• **Task prompt**: Wherever the line with "A water table" sits in the listing below, transcribe from it up to and including the line with "Treat the surface", exactly, and leave the remaining lines out.

• **Available data**:
- Opening Delimiter -

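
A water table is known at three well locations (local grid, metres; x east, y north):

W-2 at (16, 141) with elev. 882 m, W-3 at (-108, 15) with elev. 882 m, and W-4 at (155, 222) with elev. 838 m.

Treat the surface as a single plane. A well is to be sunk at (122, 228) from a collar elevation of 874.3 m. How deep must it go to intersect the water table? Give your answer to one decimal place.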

- Closing Delimiter -
- Opening Delimiter -

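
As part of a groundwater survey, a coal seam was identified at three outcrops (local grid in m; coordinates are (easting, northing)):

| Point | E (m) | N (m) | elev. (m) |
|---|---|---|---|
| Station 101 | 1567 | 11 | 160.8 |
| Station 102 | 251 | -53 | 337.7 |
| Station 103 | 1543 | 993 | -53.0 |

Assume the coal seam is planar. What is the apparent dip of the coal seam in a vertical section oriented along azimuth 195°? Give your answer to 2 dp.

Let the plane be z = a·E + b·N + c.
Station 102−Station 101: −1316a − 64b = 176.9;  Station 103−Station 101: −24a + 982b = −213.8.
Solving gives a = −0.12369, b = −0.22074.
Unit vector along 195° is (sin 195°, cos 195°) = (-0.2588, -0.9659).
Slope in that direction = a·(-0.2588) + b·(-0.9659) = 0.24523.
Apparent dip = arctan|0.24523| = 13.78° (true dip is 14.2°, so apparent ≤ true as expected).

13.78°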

- Closing Delimiter -
- Opening Delimiter -

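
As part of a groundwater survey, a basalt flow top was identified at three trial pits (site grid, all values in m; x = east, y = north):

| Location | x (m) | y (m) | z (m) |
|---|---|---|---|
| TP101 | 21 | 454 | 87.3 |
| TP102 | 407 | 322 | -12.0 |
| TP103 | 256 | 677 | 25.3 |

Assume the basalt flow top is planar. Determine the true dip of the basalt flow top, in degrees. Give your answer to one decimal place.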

- Closing Delimiter -

• **Exercise result**:
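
A water table is known at three well locations (local grid, metres; x east, y north):

W-2 at (16, 141) with elev. 882 m, W-3 at (-108, 15) with elev. 882 m, and W-4 at (155, 222) with elev. 838 m.

Treat the surface as a single plane. A well is to be sunk at (122, 228) from a collar elevation of 874.3 m. How deep must it go to intersect the water table? Give your answer to one decimal place.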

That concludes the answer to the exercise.